EXCERPTED DATA START
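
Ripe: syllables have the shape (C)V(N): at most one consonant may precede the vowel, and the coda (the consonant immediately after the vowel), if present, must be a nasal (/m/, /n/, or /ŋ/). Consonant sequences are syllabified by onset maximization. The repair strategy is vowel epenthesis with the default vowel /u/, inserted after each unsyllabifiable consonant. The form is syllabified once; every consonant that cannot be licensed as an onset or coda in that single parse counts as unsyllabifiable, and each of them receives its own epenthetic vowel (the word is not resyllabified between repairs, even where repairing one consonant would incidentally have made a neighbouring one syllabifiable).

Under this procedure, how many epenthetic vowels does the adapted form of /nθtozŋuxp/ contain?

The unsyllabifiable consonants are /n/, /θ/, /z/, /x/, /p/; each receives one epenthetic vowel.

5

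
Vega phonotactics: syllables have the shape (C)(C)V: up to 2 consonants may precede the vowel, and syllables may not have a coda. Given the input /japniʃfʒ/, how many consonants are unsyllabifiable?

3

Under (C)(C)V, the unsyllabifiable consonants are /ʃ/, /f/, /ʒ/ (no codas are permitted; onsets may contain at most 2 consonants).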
EXCERPTED DATA END
EXCERPTED DATA START
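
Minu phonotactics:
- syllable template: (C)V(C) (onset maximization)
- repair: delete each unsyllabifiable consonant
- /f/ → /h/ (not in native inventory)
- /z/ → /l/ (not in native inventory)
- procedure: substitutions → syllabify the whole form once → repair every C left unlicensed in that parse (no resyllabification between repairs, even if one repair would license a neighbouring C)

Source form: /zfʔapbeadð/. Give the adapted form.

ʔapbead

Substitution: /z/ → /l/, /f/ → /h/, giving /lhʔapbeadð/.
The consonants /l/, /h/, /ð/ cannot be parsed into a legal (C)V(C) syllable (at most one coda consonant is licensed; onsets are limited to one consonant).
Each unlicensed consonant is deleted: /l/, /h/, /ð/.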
EXCERPTED DATA END
EXCERPTED DATA START
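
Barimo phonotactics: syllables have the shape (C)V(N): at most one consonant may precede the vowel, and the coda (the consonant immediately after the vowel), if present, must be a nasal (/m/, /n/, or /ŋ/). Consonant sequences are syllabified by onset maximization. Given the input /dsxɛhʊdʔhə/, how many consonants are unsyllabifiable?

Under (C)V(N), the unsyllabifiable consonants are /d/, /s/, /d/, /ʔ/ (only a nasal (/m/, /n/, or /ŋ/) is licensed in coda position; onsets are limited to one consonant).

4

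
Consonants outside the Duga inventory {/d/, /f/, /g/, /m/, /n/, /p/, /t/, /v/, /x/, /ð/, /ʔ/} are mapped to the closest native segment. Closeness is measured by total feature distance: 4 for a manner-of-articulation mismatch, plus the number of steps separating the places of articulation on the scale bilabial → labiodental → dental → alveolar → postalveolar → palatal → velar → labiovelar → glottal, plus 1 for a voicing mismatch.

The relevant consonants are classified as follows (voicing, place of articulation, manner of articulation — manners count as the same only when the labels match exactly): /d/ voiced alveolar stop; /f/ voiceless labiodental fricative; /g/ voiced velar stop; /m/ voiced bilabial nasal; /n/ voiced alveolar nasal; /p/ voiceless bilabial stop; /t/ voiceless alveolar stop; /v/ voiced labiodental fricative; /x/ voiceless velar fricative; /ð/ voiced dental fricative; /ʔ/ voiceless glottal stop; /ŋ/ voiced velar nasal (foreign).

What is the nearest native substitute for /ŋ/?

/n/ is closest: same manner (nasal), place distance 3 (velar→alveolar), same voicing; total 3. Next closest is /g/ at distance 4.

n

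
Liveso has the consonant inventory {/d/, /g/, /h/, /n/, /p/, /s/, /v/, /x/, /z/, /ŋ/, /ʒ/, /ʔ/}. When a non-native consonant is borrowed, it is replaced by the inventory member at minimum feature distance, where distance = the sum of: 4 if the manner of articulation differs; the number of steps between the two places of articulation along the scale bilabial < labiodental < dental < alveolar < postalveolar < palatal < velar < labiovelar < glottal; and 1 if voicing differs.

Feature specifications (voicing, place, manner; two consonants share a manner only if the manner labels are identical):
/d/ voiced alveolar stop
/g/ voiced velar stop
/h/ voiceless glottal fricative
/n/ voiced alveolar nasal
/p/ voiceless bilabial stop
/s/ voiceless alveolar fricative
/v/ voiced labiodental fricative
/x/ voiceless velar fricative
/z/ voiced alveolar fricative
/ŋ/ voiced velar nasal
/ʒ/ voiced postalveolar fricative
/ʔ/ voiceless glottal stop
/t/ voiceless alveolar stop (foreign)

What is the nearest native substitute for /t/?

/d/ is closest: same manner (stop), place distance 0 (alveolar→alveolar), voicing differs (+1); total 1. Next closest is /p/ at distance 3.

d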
EXCERPTED DATA END
» **WORK INSTRUCTION**:
Identify and extract each line of the listing that contains "fricative".

» **EXPECTED ANSWER**:
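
The relevant consonants are classified as follows (voicing, place of articulation, manner of articulation — manners count as the same only when the labels match exactly): /d/ voiced alveolar stop; /f/ voiceless labiodental fricative; /g/ voiced velar stop; /m/ voiced bilabial nasal; /n/ voiced alveolar nasal; /p/ voiceless bilabial stop; /t/ voiceless alveolar stop; /v/ voiced labiodental fricative; /x/ voiceless velar fricative; /ð/ voiced dental fricative; /ʔ/ voiceless glottal stop; /ŋ/ voiced velar nasal (foreign).
/h/ voiceless glottal fricative
/s/ voiceless alveolar fricative
/v/ voiced labiodental fricative
/x/ voiceless velar fricative
/z/ voiced alveolar fricative
/ʒ/ voiced postalveolar fricative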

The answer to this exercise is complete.